WORK TO BE COMPLETED:
Please return all of the records that follow, exactly as written.

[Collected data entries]
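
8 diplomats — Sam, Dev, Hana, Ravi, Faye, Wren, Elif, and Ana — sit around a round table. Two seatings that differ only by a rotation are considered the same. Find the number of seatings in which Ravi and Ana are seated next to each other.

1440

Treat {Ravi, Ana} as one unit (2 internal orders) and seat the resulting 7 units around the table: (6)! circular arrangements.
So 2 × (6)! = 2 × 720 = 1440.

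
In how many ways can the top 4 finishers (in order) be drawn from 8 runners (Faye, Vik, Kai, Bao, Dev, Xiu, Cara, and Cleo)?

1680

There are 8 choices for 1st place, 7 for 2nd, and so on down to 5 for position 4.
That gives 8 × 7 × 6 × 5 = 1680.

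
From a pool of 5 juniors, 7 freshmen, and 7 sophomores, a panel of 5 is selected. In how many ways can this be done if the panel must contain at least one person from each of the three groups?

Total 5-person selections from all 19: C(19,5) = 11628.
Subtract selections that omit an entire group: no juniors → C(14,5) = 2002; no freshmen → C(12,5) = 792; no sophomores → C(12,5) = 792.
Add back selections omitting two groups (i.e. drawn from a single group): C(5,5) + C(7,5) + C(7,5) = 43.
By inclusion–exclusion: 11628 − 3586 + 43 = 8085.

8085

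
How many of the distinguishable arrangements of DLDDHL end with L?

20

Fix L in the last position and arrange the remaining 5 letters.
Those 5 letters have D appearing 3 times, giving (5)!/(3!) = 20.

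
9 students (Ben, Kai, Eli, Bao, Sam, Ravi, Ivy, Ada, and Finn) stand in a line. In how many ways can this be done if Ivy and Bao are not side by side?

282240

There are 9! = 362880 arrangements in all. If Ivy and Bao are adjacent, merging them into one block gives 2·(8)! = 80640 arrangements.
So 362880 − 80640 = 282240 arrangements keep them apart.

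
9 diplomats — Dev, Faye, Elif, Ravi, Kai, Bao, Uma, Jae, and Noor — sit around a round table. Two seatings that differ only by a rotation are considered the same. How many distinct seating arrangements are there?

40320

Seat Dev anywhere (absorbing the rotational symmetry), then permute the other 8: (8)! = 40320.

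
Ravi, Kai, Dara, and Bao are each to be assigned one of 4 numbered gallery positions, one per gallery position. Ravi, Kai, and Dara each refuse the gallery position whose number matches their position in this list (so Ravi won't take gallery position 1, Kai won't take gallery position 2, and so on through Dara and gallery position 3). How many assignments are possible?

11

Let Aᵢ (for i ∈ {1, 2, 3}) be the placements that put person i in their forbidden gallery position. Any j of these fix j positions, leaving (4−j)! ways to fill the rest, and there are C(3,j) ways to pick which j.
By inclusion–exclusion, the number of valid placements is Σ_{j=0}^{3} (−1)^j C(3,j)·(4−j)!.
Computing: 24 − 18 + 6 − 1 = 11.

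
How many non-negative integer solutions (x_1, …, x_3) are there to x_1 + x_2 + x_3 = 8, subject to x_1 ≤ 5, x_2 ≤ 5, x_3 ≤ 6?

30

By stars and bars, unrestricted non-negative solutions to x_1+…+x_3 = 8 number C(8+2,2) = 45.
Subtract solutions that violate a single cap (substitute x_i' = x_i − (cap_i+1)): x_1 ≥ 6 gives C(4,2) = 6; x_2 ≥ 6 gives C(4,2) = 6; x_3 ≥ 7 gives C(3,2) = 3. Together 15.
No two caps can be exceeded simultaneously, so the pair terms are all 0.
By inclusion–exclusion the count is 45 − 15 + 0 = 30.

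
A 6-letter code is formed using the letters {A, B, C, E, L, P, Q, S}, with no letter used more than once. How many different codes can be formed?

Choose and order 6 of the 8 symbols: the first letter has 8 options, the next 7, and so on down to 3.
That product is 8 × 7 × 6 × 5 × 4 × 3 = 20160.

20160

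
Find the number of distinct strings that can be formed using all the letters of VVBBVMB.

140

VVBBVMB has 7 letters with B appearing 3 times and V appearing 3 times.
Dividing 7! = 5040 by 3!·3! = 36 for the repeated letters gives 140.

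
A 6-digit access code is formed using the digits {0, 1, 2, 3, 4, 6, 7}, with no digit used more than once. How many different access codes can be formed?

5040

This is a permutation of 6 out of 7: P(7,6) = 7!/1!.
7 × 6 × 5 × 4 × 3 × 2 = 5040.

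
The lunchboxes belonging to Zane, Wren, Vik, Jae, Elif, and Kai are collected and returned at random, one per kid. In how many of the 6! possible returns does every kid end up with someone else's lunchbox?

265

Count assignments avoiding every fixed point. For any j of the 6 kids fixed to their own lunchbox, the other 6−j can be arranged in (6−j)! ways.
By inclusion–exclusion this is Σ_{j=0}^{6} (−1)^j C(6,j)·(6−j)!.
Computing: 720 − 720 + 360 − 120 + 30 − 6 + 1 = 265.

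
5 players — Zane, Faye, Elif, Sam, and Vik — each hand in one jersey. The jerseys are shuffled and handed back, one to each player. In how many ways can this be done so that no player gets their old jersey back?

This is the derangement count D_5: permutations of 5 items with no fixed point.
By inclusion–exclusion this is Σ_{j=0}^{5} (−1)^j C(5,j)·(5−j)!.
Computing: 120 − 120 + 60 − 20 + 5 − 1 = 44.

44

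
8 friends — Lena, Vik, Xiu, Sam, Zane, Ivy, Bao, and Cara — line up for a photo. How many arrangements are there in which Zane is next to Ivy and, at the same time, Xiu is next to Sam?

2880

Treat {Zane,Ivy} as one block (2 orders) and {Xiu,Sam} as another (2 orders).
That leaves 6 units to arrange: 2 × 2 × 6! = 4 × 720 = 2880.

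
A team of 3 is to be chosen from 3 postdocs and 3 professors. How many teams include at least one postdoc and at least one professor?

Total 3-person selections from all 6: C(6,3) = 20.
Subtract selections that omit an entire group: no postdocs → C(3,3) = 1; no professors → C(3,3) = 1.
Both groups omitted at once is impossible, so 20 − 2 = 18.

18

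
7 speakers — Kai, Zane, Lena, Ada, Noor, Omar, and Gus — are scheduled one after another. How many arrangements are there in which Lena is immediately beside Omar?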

RESPONSE FOR THIS EXERCISE:
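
8 diplomats — Sam, Dev, Hana, Ravi, Faye, Wren, Elif, and Ana — sit around a round table. Two seatings that differ only by a rotation are considered the same. Find the number of seatings in which Ravi and Ana are seated next to each other.

1440

Treat {Ravi, Ana} as one unit (2 internal orders) and seat the resulting 7 units around the table: (6)! circular arrangements.
So 2 × (6)! = 2 × 720 = 1440.

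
In how many ways can the top 4 finishers (in order) be drawn from 8 runners (Faye, Vik, Kai, Bao, Dev, Xiu, Cara, and Cleo)?

1680

There are 8 choices for 1st place, 7 for 2nd, and so on down to 5 for position 4.
That gives 8 × 7 × 6 × 5 = 1680.

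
From a pool of 5 juniors, 7 freshmen, and 7 sophomores, a panel of 5 is selected. In how many ways can this be done if the panel must contain at least one person from each of the three groups?

Total 5-person selections from all 19: C(19,5) = 11628.
Subtract selections that omit an entire group: no juniors → C(14,5) = 2002; no freshmen → C(12,5) = 792; no sophomores → C(12,5) = 792.
Add back selections omitting two groups (i.e. drawn from a single group): C(5,5) + C(7,5) + C(7,5) = 43.
By inclusion–exclusion: 11628 − 3586 + 43 = 8085.

8085

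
How many of the distinguishable arrangements of DLDDHL end with L?

20

Fix L in the last position and arrange the remaining 5 letters.
Those 5 letters have D appearing 3 times, giving (5)!/(3!) = 20.

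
9 students (Ben, Kai, Eli, Bao, Sam, Ravi, Ivy, Ada, and Finn) stand in a line. In how many ways can this be done if Ivy and Bao are not side by side?

282240

There are 9! = 362880 arrangements in all. If Ivy and Bao are adjacent, merging them into one block gives 2·(8)! = 80640 arrangements.
So 362880 − 80640 = 282240 arrangements keep them apart.

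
9 diplomats — Dev, Faye, Elif, Ravi, Kai, Bao, Uma, Jae, and Noor — sit around a round table. Two seatings that differ only by a rotation are considered the same. How many distinct seating arrangements are there?

40320

Seat Dev anywhere (absorbing the rotational symmetry), then permute the other 8: (8)! = 40320.

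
Ravi, Kai, Dara, and Bao are each to be assigned one of 4 numbered gallery positions, one per gallery position. Ravi, Kai, and Dara each refuse the gallery position whose number matches their position in this list (so Ravi won't take gallery position 1, Kai won't take gallery position 2, and so on through Dara and gallery position 3). How many assignments are possible?

11

Let Aᵢ (for i ∈ {1, 2, 3}) be the placements that put person i in their forbidden gallery position. Any j of these fix j positions, leaving (4−j)! ways to fill the rest, and there are C(3,j) ways to pick which j.
By inclusion–exclusion, the number of valid placements is Σ_{j=0}^{3} (−1)^j C(3,j)·(4−j)!.
Computing: 24 − 18 + 6 − 1 = 11.

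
How many non-negative integer solutions (x_1, …, x_3) are there to x_1 + x_2 + x_3 = 8, subject to x_1 ≤ 5, x_2 ≤ 5, x_3 ≤ 6?

30

By stars and bars, unrestricted non-negative solutions to x_1+…+x_3 = 8 number C(8+2,2) = 45.
Subtract solutions that violate a single cap (substitute x_i' = x_i − (cap_i+1)): x_1 ≥ 6 gives C(4,2) = 6; x_2 ≥ 6 gives C(4,2) = 6; x_3 ≥ 7 gives C(3,2) = 3. Together 15.
No two caps can be exceeded simultaneously, so the pair terms are all 0.
By inclusion–exclusion the count is 45 − 15 + 0 = 30.

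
A 6-letter code is formed using the letters {A, B, C, E, L, P, Q, S}, with no letter used more than once. How many different codes can be formed?

Choose and order 6 of the 8 symbols: the first letter has 8 options, the next 7, and so on down to 3.
That product is 8 × 7 × 6 × 5 × 4 × 3 = 20160.

20160

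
Find the number of distinct strings that can be formed using all the letters of VVBBVMB.

140

VVBBVMB has 7 letters with B appearing 3 times and V appearing 3 times.
Dividing 7! = 5040 by 3!·3! = 36 for the repeated letters gives 140.

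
A 6-digit access code is formed using the digits {0, 1, 2, 3, 4, 6, 7}, with no digit used more than once. How many different access codes can be formed?

5040

This is a permutation of 6 out of 7: P(7,6) = 7!/1!.
7 × 6 × 5 × 4 × 3 × 2 = 5040.

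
The lunchboxes belonging to Zane, Wren, Vik, Jae, Elif, and Kai are collected and returned at random, one per kid. In how many of the 6! possible returns does every kid end up with someone else's lunchbox?

265

Count assignments avoiding every fixed point. For any j of the 6 kids fixed to their own lunchbox, the other 6−j can be arranged in (6−j)! ways.
By inclusion–exclusion this is Σ_{j=0}^{6} (−1)^j C(6,j)·(6−j)!.
Computing: 720 − 720 + 360 − 120 + 30 − 6 + 1 = 265.

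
5 players — Zane, Faye, Elif, Sam, and Vik — each hand in one jersey. The jerseys are shuffled and handed back, one to each player. In how many ways can this be done so that no player gets their old jersey back?

This is the derangement count D_5: permutations of 5 items with no fixed point.
By inclusion–exclusion this is Σ_{j=0}^{5} (−1)^j C(5,j)·(5−j)!.
Computing: 120 − 120 + 60 − 20 + 5 − 1 = 44.

44

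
8 friends — Lena, Vik, Xiu, Sam, Zane, Ivy, Bao, and Cara — line up for a photo. How many arrangements are there in which Zane is next to Ivy and, at the same time, Xiu is next to Sam?

2880

Treat {Zane,Ivy} as one block (2 orders) and {Xiu,Sam} as another (2 orders).
That leaves 6 units to arrange: 2 × 2 × 6! = 4 × 720 = 2880.

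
A team of 3 is to be chosen from 3 postdocs and 3 professors. How many teams include at least one postdoc and at least one professor?

Total 3-person selections from all 6: C(6,3) = 20.
Subtract selections that omit an entire group: no postdocs → C(3,3) = 1; no professors → C(3,3) = 1.
Both groups omitted at once is impossible, so 20 − 2 = 18.

18

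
7 speakers — Kai, Zane, Lena, Ada, Noor, Omar, and Gus — are scheduled one after another. How many arrangements are there in which Lena is immediately beside Omar?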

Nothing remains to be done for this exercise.